[Task directions]
From the records below, print exactly the lines starting at the one containing "(b) Y = 2P + 1" and ending at the one containing "(d) Y = log(|C| + 1)", ends included, and nothing else.

[Data]

[Start of section]

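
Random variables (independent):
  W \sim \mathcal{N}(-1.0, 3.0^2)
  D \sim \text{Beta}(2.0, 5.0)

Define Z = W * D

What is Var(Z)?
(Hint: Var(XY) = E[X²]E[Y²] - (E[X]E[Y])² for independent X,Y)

Var(XY) = E[X²]E[Y²] - (E[X]E[Y])²
E[W] = -1, Var(W) = 9
E[D] = 0.28571429, Var(D) = 0.025510204
E[W²] = 9 + (-1)² = 10
E[D²] = 0.025510204 + 0.28571429² = 0.10714286
Var(Z) = 10*0.10714286 - (-1*0.28571429)²
= 1.0714286 - 0.081632653 = 0.98979592

0.98979592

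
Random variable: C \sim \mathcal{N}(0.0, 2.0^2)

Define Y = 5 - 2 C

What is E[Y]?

For Y = -2C + 5:
E[Y] = -2 * E[C] + 5
E[C] = 0.0 = 0
E[Y] = -2 * 0 + 5 = 5

5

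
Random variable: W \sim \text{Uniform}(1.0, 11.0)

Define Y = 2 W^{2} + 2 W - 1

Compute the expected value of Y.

E[Y] = 2*E[W²] + 2*E[W] - 1
E[W] = 6
E[W²] = Var(W) + (E[W])² = 8.3333333 + 36 = 44.333333
E[Y] = 2*44.333333 + 2*6 - 1 = 99.666667

99.666667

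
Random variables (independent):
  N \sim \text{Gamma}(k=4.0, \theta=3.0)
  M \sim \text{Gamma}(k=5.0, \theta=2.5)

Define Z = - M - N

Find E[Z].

E[Z] = -1*E[N] - 1*E[M]
E[N] = 12
E[M] = 12.5
E[Z] = -1*12 - 1*12.5 = -24.5

-24.5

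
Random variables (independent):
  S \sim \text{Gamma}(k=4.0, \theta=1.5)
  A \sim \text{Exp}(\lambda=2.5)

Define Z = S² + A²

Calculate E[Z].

E[Z] = E[S²] + E[A²]
E[S²] = Var(S) + E[S]² = 9 + 36 = 45
E[A²] = Var(A) + E[A]² = 0.16 + 0.16 = 0.32
E[Z] = 45 + 0.32 = 45.32

45.32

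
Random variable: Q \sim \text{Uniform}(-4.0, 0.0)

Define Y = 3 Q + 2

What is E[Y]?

For Y = 3Q + 2:
E[Y] = 3 * E[Q] + 2
E[Q] = (-4 + 0)/2 = -2
E[Y] = 3 * (-2) + 2 = -4

-4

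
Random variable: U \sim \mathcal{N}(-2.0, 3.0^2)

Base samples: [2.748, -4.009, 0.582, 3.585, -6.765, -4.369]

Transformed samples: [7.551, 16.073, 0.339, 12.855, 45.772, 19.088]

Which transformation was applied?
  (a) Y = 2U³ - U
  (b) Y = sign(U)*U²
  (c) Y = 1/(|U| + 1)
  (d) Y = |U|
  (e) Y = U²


Checking option (e) Y = U²:
  U = 2.748 -> Y = 7.551 ✓
  U = -4.009 -> Y = 16.073 ✓
  U = 0.582 -> Y = 0.339 ✓
All samples match this transformation.

(e) U²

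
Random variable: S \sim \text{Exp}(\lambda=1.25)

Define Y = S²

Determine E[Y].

Using E[X²] = Var(X) + (E[X])²:
E[S] = 0.8
Var(S) = 1/1.25^2 = 0.64
E[S²] = 0.64 + 0.8² = 0.64 + 0.64 = 1.28

1.28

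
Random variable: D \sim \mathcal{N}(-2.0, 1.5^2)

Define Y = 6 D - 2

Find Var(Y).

For Y = aD + b: Var(Y) = a² * Var(D)
Var(D) = 1.5^2 = 2.25
Var(Y) = 6² * 2.25 = 36 * 2.25 = 81

81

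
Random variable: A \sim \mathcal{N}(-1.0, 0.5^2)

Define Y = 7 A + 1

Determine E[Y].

For Y = 7A + 1:
E[Y] = 7 * E[A] + 1
E[A] = -1.0 = -1
E[Y] = 7 * (-1) + 1 = -6

-6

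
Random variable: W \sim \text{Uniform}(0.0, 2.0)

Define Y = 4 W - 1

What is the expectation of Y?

For Y = 4W - 1:
E[Y] = 4 * E[W] - 1
E[W] = (0 + 2)/2 = 1
E[Y] = 4 * 1 - 1 = 3

3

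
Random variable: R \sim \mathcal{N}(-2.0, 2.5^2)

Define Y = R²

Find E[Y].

Using E[X²] = Var(X) + (E[X])²:
E[R] = -2
Var(R) = 2.5^2 = 6.25
E[R²] = 6.25 + (-2)² = 6.25 + 4 = 10.25

10.25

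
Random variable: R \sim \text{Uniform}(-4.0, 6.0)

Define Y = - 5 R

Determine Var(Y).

For Y = aR + b: Var(Y) = a² * Var(R)
Var(R) = (6 + 4)^2/12 = 8.3333333
Var(Y) = (-5)² * 8.3333333 = 25 * 8.3333333 = 208.33333

208.33333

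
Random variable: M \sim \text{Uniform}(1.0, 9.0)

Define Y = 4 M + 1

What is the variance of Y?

For Y = aM + b: Var(Y) = a² * Var(M)
Var(M) = (9 - 1)^2/12 = 5.3333333
Var(Y) = 4² * 5.3333333 = 16 * 5.3333333 = 85.333333

85.333333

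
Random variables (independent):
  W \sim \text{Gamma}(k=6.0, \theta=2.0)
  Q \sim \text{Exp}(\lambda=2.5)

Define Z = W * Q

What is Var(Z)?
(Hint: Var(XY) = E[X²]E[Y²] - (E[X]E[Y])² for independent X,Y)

Var(XY) = E[X²]E[Y²] - (E[X]E[Y])²
E[W] = 12, Var(W) = 24
E[Q] = 0.4, Var(Q) = 0.16
E[W²] = 24 + 12² = 168
E[Q²] = 0.16 + 0.4² = 0.32
Var(Z) = 168*0.32 - (12*0.4)²
= 53.76 - 23.04 = 30.72

30.72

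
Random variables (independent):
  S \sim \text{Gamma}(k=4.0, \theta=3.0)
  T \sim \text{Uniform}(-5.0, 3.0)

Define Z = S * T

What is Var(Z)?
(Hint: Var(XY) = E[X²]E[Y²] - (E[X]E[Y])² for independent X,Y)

Var(XY) = E[X²]E[Y²] - (E[X]E[Y])²
E[S] = 12, Var(S) = 36
E[T] = -1, Var(T) = 5.3333333
E[S²] = 36 + 12² = 180
E[T²] = 5.3333333 + (-1)² = 6.3333333
Var(Z) = 180*6.3333333 - (12*(-1))²
= 1140 - 144 = 996

996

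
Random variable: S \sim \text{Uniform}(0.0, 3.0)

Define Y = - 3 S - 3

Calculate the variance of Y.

For Y = aS + b: Var(Y) = a² * Var(S)
Var(S) = (3 - 0)^2/12 = 0.75
Var(Y) = (-3)² * 0.75 = 9 * 0.75 = 6.75

6.75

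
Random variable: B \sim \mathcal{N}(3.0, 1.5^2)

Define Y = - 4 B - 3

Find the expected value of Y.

For Y = -4B - 3:
E[Y] = -4 * E[B] - 3
E[B] = 3.0 = 3
E[Y] = -4 * 3 - 3 = -15

-15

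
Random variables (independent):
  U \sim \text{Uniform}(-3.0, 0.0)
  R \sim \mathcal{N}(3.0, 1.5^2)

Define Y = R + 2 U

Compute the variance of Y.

For independent RVs: Var(aX + bY) = a²Var(X) + b²Var(Y)
Var(U) = 0.75
Var(R) = 2.25
Var(Y) = 2²*0.75 + 1²*2.25
= 4*0.75 + 1*2.25 = 5.25

5.25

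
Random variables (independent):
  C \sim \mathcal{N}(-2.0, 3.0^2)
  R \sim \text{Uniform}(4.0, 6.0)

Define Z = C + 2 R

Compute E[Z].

E[Z] = 1*E[C] + 2*E[R]
E[C] = -2
E[R] = 5
E[Z] = 1*(-2) + 2*5 = 8

8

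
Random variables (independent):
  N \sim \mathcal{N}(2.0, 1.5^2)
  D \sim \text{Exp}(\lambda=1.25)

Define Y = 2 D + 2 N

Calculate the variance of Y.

For independent RVs: Var(aX + bY) = a²Var(X) + b²Var(Y)
Var(N) = 2.25
Var(D) = 0.64
Var(Y) = 2²*2.25 + 2²*0.64
= 4*2.25 + 4*0.64 = 11.56

11.56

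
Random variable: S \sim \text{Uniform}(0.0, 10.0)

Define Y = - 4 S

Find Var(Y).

For Y = aS + b: Var(Y) = a² * Var(S)
Var(S) = (10 - 0)^2/12 = 8.3333333
Var(Y) = (-4)² * 8.3333333 = 16 * 8.3333333 = 133.33333

133.33333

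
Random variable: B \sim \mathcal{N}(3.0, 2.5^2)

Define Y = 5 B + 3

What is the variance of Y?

For Y = aB + b: Var(Y) = a² * Var(B)
Var(B) = 2.5^2 = 6.25
Var(Y) = 5² * 6.25 = 25 * 6.25 = 156.25

156.25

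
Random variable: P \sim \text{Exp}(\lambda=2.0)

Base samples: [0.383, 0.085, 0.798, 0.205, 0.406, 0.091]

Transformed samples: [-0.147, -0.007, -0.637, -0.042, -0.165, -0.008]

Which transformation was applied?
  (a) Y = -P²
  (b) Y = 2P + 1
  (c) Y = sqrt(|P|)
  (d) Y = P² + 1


Checking option (a) Y = -P²:
  P = 0.383 -> Y = -0.147 ✓
  P = 0.085 -> Y = -0.007 ✓
  P = 0.798 -> Y = -0.637 ✓
All samples match this transformation.

(a) -P²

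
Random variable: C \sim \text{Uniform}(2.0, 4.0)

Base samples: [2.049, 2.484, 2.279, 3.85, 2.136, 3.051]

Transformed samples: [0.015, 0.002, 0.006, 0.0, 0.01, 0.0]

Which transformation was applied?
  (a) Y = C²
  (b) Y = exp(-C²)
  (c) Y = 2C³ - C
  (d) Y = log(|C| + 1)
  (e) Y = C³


Checking option (b) Y = exp(-C²):
  C = 2.049 -> Y = 0.015 ✓
  C = 2.484 -> Y = 0.002 ✓
  C = 2.279 -> Y = 0.006 ✓
All samples match this transformation.

(b) exp(-C²)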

[End of section]

[Solution to this problem]
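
  (b) Y = 2P + 1
  (c) Y = sqrt(|P|)
  (d) Y = P² + 1


Checking option (a) Y = -P²:
  P = 0.383 -> Y = -0.147 ✓
  P = 0.085 -> Y = -0.007 ✓
  P = 0.798 -> Y = -0.637 ✓
All samples match this transformation.

(a) -P²

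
Random variable: C \sim \text{Uniform}(2.0, 4.0)

Base samples: [2.049, 2.484, 2.279, 3.85, 2.136, 3.051]

Transformed samples: [0.015, 0.002, 0.006, 0.0, 0.01, 0.0]

Which transformation was applied?
  (a) Y = C²
  (b) Y = exp(-C²)
  (c) Y = 2C³ - C
  (d) Y = log(|C| + 1)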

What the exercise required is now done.